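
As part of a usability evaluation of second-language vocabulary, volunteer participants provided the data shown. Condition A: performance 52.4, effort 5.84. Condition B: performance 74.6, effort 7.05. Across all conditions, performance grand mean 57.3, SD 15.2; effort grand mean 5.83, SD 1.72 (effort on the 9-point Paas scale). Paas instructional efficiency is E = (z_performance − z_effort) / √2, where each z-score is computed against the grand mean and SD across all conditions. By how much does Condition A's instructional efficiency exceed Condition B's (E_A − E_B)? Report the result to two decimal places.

-0.54

Condition A: z_P = (52.4 − 57.3)/15.2 = -0.3224; z_E = (5.84 − 5.83)/1.72 = 0.0058; E_A = (-0.3224 − 0.0058)/√2 = -0.2321.
Condition B: z_P = (74.6 − 57.3)/15.2 = 1.1382; z_E = (7.05 − 5.83)/1.72 = 0.7093; E_B = (1.1382 − 0.7093)/√2 = 0.3033.
E_A − E_B = -0.2321 − 0.3033 = -0.5354 ≈ -0.54.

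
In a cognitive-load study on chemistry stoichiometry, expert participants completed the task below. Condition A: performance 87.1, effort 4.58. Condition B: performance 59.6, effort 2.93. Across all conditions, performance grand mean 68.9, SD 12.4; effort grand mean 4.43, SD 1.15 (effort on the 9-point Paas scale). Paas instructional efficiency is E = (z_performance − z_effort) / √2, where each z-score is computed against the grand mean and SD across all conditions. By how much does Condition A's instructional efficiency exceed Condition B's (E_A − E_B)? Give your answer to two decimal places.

0.55

Condition A: z_P = (87.1 − 68.9)/12.4 = 1.4677; z_E = (4.58 − 4.43)/1.15 = 0.1304; E_A = (1.4677 − 0.1304)/√2 = 0.9456.
Condition B: z_P = (59.6 − 68.9)/12.4 = -0.7500; z_E = (2.93 − 4.43)/1.15 = -1.3043; E_B = (-0.7500 − (-1.3043))/√2 = 0.3919.
E_A − E_B = 0.9456 − 0.3919 = 0.5537 ≈ 0.55.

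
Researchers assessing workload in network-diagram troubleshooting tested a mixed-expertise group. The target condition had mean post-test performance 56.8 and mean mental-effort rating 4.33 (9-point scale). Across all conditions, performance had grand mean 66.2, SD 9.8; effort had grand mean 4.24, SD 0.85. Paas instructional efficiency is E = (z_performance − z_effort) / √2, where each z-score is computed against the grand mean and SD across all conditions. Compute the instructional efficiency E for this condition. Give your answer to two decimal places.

z_performance = (56.8 − 66.2) / 9.8 = -9.4000 / 9.8 = -0.9592.
z_effort = (4.33 − 4.24) / 0.85 = 0.0900 / 0.85 = 0.1059.
z_P − z_E = -0.9592 − 0.1059 = -1.0651.
E = -1.0651 / √2 = -1.0651 / 1.41421 = -0.7531 ≈ -0.75.

-0.75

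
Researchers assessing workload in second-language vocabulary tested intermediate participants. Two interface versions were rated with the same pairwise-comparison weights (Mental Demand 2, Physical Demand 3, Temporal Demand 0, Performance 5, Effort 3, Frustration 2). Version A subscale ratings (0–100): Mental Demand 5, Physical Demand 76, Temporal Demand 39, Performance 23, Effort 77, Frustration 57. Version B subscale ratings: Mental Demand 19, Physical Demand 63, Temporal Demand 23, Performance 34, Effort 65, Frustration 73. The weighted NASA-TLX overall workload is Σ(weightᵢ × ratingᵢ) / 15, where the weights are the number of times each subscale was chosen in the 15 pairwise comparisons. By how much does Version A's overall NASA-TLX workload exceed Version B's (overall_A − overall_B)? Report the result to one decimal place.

-2.7

Version A weighted sum = 2·5 + 3·76 + 0·39 + 5·23 + 3·77 + 2·57 = 10 + 228 + 0 + 115 + 231 + 114 = 698; overall_A = 698/15 = 46.5333.
Version B weighted sum = 2·19 + 3·63 + 0·23 + 5·34 + 3·65 + 2·73 = 38 + 189 + 0 + 170 + 195 + 146 = 738; overall_B = 738/15 = 49.2000.
Difference = 46.5333 − 49.2000 = -2.6667 ≈ -2.7.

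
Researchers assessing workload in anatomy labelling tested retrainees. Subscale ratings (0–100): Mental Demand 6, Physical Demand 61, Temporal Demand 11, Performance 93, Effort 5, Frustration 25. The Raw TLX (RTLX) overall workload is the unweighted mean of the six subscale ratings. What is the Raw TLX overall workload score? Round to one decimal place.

33.5

Sum of ratings = 6 + 61 + 11 + 93 + 5 + 25 = 201.
RTLX = 201 / 6 = 33.5000 ≈ 33.5.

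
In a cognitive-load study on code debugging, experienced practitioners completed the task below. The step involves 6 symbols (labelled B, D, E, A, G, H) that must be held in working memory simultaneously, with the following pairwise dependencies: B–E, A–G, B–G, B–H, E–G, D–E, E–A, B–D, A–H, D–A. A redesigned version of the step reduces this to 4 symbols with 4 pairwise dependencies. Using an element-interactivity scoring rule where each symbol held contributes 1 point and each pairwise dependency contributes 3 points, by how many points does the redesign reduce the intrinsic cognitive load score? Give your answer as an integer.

20

Original: 6 × 1 + 10 × 3 = 6 + 30 = 36.
Redesigned: 4 × 1 + 4 × 3 = 4 + 12 = 16.
Reduction = 36 − 16 = 20.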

- - -

Skip all lines ahead of the one containing "In a cognitive-load study on code". Reproduce that line and the remainder of the listing above exactly.

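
In a cognitive-load study on code debugging, experienced practitioners completed the task below. The step involves 6 symbols (labelled B, D, E, A, G, H) that must be held in working memory simultaneously, with the following pairwise dependencies: B–E, A–G, B–G, B–H, E–G, D–E, E–A, B–D, A–H, D–A. A redesigned version of the step reduces this to 4 symbols with 4 pairwise dependencies. Using an element-interactivity scoring rule where each symbol held contributes 1 point and each pairwise dependency contributes 3 points, by how many points does the redesign reduce the intrinsic cognitive load score? Give your answer as an integer.

20

Original: 6 × 1 + 10 × 3 = 6 + 30 = 36.
Redesigned: 4 × 1 + 4 × 3 = 4 + 12 = 16.
Reduction = 36 − 16 = 20.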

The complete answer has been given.